** Entries provided **
>>>

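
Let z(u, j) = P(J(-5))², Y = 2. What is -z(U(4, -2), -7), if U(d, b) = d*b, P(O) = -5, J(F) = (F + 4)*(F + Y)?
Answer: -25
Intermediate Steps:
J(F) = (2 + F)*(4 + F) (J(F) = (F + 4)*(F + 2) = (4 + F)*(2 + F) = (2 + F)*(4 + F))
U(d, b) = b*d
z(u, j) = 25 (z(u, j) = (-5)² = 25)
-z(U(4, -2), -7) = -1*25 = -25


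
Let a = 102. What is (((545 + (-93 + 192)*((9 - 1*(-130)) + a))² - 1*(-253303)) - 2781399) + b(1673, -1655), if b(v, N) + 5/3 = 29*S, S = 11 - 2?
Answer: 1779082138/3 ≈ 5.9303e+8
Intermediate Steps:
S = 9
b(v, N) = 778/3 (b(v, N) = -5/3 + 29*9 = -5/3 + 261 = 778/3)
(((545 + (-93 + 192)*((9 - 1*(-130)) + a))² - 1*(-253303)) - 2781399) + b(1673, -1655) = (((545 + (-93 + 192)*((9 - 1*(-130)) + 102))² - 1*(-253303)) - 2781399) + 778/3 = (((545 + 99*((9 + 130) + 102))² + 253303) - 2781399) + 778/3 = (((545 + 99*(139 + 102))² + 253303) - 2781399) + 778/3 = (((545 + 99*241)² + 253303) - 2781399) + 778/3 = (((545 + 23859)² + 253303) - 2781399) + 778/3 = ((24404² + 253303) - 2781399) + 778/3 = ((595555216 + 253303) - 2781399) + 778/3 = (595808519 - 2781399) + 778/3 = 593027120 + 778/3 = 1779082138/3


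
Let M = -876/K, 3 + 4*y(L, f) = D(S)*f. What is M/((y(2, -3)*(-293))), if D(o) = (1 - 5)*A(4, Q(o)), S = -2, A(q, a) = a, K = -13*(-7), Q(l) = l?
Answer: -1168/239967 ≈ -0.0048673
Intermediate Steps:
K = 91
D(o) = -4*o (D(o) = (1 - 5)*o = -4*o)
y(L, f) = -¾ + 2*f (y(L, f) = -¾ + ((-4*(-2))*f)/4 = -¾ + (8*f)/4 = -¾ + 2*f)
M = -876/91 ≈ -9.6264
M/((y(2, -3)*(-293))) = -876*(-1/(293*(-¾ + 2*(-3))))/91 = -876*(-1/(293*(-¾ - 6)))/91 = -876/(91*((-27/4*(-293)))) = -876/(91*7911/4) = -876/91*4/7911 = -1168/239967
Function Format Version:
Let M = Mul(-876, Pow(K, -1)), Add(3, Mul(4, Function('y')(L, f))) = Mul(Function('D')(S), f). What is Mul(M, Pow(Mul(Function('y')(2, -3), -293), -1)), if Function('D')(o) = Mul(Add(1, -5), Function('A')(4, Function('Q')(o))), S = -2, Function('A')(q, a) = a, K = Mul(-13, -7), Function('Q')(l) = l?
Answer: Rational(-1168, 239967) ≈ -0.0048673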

<<<
>>>

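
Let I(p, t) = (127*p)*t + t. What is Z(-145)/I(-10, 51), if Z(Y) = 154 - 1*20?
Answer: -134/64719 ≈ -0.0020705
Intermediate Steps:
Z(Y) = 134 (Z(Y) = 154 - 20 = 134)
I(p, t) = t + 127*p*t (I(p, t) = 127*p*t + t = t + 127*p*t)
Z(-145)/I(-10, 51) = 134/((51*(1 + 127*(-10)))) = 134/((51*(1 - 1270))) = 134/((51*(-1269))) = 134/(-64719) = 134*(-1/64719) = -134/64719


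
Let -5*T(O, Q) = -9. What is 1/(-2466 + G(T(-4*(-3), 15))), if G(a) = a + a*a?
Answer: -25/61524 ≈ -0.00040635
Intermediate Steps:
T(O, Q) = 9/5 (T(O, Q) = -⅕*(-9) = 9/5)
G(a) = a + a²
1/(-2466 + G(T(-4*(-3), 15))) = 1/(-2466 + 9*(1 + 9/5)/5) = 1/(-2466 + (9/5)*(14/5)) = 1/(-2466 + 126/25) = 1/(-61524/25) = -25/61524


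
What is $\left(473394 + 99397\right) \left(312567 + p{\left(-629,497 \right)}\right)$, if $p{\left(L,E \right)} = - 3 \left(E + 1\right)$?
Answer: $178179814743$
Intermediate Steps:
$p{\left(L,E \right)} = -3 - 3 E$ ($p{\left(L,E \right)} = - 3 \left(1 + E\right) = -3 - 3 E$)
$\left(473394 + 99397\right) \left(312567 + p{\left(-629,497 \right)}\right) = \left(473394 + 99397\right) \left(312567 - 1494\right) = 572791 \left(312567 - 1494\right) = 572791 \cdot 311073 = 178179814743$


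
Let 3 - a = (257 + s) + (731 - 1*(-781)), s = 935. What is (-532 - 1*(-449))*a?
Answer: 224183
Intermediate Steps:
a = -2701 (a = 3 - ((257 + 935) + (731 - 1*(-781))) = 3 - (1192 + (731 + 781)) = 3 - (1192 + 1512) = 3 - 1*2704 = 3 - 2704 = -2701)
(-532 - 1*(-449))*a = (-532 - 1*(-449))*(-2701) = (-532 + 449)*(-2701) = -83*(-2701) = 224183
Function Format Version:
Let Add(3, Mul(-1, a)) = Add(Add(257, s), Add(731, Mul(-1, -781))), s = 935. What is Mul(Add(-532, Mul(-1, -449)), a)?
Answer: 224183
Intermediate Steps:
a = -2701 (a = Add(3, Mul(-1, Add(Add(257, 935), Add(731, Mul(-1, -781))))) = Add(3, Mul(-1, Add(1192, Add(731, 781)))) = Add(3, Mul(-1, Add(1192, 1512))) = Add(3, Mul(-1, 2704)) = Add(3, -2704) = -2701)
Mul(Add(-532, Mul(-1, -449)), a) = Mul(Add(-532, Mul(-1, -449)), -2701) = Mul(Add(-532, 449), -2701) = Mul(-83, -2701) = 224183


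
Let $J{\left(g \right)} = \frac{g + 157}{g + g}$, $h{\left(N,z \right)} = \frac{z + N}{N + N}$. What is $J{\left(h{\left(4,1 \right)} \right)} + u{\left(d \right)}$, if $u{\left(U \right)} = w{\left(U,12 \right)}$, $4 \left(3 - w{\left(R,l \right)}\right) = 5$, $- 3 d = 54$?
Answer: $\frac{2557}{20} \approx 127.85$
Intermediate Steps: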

<<<

** Instructions for the task **
Whenever the word "frac" appears in a line of the data above, that line counts. Say how many lines count, and nothing more.

** Task result **
2